====== DATA FOR THE TASK ======
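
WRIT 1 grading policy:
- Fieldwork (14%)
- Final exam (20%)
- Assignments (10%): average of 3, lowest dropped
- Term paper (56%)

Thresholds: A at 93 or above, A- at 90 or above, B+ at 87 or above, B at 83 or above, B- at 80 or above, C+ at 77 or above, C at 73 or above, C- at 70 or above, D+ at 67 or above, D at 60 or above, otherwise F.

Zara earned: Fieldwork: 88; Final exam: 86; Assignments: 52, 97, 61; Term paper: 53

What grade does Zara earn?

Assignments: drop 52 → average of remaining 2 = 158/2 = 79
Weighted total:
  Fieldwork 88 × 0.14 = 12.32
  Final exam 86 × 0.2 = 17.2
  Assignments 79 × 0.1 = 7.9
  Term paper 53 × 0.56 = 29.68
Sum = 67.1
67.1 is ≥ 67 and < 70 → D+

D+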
======
====== DATA FOR THE TASK ======
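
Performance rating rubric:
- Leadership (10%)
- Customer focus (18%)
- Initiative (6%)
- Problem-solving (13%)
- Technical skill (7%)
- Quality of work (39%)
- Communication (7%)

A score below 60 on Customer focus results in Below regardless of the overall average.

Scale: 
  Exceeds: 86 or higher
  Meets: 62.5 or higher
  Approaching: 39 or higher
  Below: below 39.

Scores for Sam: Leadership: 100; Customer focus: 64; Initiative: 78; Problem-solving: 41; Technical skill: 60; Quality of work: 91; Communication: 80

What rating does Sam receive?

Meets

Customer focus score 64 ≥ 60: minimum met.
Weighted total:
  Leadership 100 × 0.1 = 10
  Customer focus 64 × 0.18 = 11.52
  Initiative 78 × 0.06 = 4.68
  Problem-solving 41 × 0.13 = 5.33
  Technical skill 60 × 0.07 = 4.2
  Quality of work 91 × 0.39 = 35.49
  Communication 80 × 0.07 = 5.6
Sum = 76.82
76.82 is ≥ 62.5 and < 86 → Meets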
======
EXERCISE PROMPT:
Using the data above, transcribe the lines that run from the line with "- Leadership (10%)" to the line with "Scores for Sam: Leadership: 100;", both ends kept, and output nothing else.

ANSWER BOX:
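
- Leadership (10%)
- Customer focus (18%)
- Initiative (6%)
- Problem-solving (13%)
- Technical skill (7%)
- Quality of work (39%)
- Communication (7%)

A score below 60 on Customer focus results in Below regardless of the overall average.

Scale: 
  Exceeds: 86 or higher
  Meets: 62.5 or higher
  Approaching: 39 or higher
  Below: below 39.

Scores for Sam: Leadership: 100; Customer focus: 64; Initiative: 78; Problem-solving: 41; Technical skill: 60; Quality of work: 91; Communication: 80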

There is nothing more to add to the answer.